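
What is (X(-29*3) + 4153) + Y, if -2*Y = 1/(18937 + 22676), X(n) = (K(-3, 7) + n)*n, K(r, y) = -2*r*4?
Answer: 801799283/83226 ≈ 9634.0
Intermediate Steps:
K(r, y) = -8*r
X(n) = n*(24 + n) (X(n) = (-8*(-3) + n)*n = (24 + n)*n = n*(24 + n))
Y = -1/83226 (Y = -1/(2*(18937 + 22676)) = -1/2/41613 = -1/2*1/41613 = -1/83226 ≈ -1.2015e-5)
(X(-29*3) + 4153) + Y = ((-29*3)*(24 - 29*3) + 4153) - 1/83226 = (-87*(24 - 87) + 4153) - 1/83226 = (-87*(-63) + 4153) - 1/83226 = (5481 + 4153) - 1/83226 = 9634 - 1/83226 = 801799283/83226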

· · ·

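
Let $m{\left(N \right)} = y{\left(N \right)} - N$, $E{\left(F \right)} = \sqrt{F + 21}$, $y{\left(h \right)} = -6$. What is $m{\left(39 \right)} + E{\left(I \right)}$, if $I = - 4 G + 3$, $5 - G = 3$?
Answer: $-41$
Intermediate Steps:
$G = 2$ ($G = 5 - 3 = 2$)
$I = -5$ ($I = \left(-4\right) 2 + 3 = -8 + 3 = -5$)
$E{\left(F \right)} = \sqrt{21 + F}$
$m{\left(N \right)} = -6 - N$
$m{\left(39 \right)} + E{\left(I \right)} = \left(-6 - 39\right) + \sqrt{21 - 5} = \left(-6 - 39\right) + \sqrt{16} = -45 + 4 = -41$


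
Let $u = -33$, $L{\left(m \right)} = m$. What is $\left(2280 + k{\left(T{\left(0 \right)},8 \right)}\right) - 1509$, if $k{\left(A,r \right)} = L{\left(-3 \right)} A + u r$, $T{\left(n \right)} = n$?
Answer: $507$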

· · ·

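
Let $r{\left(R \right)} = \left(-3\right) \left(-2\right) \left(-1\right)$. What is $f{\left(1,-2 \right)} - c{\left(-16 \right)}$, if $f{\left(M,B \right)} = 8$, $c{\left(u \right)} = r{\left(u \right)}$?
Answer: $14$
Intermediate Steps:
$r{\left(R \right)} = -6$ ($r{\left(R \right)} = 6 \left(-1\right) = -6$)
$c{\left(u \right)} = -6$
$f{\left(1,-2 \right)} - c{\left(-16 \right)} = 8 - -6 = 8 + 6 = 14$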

· · ·

### [EXERCISE PROMPT]
The string "What" appears on some lines of the data above; report how many such lines there are, as a bare number.

### [RESPONSE TO THIS EXERCISE]
4